[Saved entries]

________________________

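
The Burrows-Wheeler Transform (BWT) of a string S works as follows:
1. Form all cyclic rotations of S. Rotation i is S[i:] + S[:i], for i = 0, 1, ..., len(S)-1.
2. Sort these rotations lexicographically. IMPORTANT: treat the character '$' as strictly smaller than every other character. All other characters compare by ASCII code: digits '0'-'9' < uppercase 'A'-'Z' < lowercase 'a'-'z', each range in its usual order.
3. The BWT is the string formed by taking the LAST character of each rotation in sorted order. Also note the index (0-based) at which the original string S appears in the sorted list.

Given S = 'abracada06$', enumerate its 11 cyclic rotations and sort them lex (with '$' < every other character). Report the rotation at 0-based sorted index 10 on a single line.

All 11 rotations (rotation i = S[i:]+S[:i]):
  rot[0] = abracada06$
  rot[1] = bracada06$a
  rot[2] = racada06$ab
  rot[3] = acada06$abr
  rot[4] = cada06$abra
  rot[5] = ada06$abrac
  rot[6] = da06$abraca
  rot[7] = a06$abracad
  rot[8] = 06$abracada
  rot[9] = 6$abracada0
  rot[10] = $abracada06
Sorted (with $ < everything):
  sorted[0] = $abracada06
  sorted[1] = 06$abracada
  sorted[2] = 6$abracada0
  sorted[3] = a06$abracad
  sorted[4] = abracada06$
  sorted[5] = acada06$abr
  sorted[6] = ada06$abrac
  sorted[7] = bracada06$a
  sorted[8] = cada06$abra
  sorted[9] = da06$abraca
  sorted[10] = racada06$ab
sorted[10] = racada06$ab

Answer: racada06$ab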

________________________

* **ACTIVITY**: Exactly one number is the expected answer: the count of lines in the entries where the word "string" is found.

* **ANSWER SPACE**: 2